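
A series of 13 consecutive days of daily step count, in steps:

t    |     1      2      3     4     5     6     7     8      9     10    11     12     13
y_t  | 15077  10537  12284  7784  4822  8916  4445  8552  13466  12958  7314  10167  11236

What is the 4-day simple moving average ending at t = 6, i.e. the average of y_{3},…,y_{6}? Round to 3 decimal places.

8451.500

Sum of periods 3–6: 12284 + 7784 + 4822 + 8916 = 33806
Divide by 4: 33806 / 4 = 8451.500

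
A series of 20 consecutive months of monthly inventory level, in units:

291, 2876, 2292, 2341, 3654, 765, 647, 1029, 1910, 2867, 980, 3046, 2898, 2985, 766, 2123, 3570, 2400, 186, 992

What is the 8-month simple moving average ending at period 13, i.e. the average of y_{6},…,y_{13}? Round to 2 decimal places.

Sum of periods 6–13: 765 + 647 + 1029 + 1910 + 2867 + 980 + 3046 + 2898 = 14142
Divide by 8: 14142 / 8 = 1767.75

1767.75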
○ ○ ○ ○ ○ ○ ○
What is being asked: Wherever the word "series" appears in the records above, copy that line.

Solved exercise:
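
A series of 13 consecutive days of daily step count, in steps:
A series of 20 consecutive months of monthly inventory level, in units: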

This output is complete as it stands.